::: Available data

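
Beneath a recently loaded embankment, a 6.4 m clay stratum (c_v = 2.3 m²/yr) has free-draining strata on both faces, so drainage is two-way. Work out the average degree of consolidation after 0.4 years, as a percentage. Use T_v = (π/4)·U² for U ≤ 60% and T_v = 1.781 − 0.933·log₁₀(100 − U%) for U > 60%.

Drainage path length: H_d = H/2 = 3.2 m (double drainage).
T_v = c_v·t/H_d² = 2.3×0.4/3.2² = 0.089844.
T_v = 0.089844 corresponds to the U ≤ 60% branch:
U = √(4T_v/π) = 0.3382

U ≈ 33.8 %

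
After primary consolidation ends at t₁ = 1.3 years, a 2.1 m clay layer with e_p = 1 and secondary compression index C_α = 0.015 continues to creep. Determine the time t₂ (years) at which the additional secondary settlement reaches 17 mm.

t₂ ≈ 15.6 years

S_s = C_α·H/(1+e_p)·log₁₀(t₂/t₁) ⇒ log₁₀(t₂/t₁) = S_s·(1+e_p)/(C_α·H).
log₁₀(t₂/t₁) = 0.017 × (1+1) / (0.015×2.1) = 1.079
t₂ = t₁ × 10^1.079 = 1.3 × 12.01 = 15.61 years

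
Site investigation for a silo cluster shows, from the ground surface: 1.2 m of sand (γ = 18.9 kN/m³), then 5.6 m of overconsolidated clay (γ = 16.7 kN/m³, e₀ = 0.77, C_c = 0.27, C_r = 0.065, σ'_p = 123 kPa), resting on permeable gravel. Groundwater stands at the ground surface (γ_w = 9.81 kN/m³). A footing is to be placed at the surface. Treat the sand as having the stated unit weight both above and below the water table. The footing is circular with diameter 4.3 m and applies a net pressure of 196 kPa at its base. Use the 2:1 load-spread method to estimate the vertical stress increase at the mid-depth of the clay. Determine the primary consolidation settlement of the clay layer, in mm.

Mid-depth of clay below the ground surface: z = 1.2 + 5.6/2 = 4 m.
Total vertical stress at mid-clay: σ_v = 18.9×1.2 + 16.7×2.8 = 69.44 kPa.
Pore pressure: u = 9.81×(4 − 0) = 39.24 kPa.
Initial effective stress: σ'_0 = σ_v − u = 69.44 − 39.24 = 30.2 kPa.
Stress increase at mid-clay by the 2:1 spreading method:
Δσ ≈ qD²/(D+z)² = 196×4.3²/(4.3+4)² = 52.606 kPa
Final effective stress: σ'_f = 30.2 + 52.606 = 82.806 kPa.
σ'_f = 82.806 ≤ σ'_p = 123 kPa, so the clay remains overconsolidated and only the recompression index applies:
S_c = C_r·H/(1+e₀)·log₁₀(σ'_f/σ'_0) = 0.065×5.6/1.77×log₁₀(82.806/30.2)
    = 0.20565 × 0.43805 = 0.09008 m

S_c ≈ 90.1 mm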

::::::

## Aim of the task
Exact copies of all the lines above are required.

## Task result
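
Beneath a recently loaded embankment, a 6.4 m clay stratum (c_v = 2.3 m²/yr) has free-draining strata on both faces, so drainage is two-way. Work out the average degree of consolidation after 0.4 years, as a percentage. Use T_v = (π/4)·U² for U ≤ 60% and T_v = 1.781 − 0.933·log₁₀(100 − U%) for U > 60%.

Drainage path length: H_d = H/2 = 3.2 m (double drainage).
T_v = c_v·t/H_d² = 2.3×0.4/3.2² = 0.089844.
T_v = 0.089844 corresponds to the U ≤ 60% branch:
U = √(4T_v/π) = 0.3382

U ≈ 33.8 %

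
After primary consolidation ends at t₁ = 1.3 years, a 2.1 m clay layer with e_p = 1 and secondary compression index C_α = 0.015 continues to creep. Determine the time t₂ (years) at which the additional secondary settlement reaches 17 mm.

t₂ ≈ 15.6 years

S_s = C_α·H/(1+e_p)·log₁₀(t₂/t₁) ⇒ log₁₀(t₂/t₁) = S_s·(1+e_p)/(C_α·H).
log₁₀(t₂/t₁) = 0.017 × (1+1) / (0.015×2.1) = 1.079
t₂ = t₁ × 10^1.079 = 1.3 × 12.01 = 15.61 years

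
Site investigation for a silo cluster shows, from the ground surface: 1.2 m of sand (γ = 18.9 kN/m³), then 5.6 m of overconsolidated clay (γ = 16.7 kN/m³, e₀ = 0.77, C_c = 0.27, C_r = 0.065, σ'_p = 123 kPa), resting on permeable gravel. Groundwater stands at the ground surface (γ_w = 9.81 kN/m³). A footing is to be placed at the surface. Treat the sand as having the stated unit weight both above and below the water table. The footing is circular with diameter 4.3 m and applies a net pressure of 196 kPa at its base. Use the 2:1 load-spread method to estimate the vertical stress increase at the mid-depth of the clay. Determine the primary consolidation settlement of the clay layer, in mm.

Mid-depth of clay below the ground surface: z = 1.2 + 5.6/2 = 4 m.
Total vertical stress at mid-clay: σ_v = 18.9×1.2 + 16.7×2.8 = 69.44 kPa.
Pore pressure: u = 9.81×(4 − 0) = 39.24 kPa.
Initial effective stress: σ'_0 = σ_v − u = 69.44 − 39.24 = 30.2 kPa.
Stress increase at mid-clay by the 2:1 spreading method:
Δσ ≈ qD²/(D+z)² = 196×4.3²/(4.3+4)² = 52.606 kPa
Final effective stress: σ'_f = 30.2 + 52.606 = 82.806 kPa.
σ'_f = 82.806 ≤ σ'_p = 123 kPa, so the clay remains overconsolidated and only the recompression index applies:
S_c = C_r·H/(1+e₀)·log₁₀(σ'_f/σ'_0) = 0.065×5.6/1.77×log₁₀(82.806/30.2)
    = 0.20565 × 0.43805 = 0.09008 m

S_c ≈ 90.1 mm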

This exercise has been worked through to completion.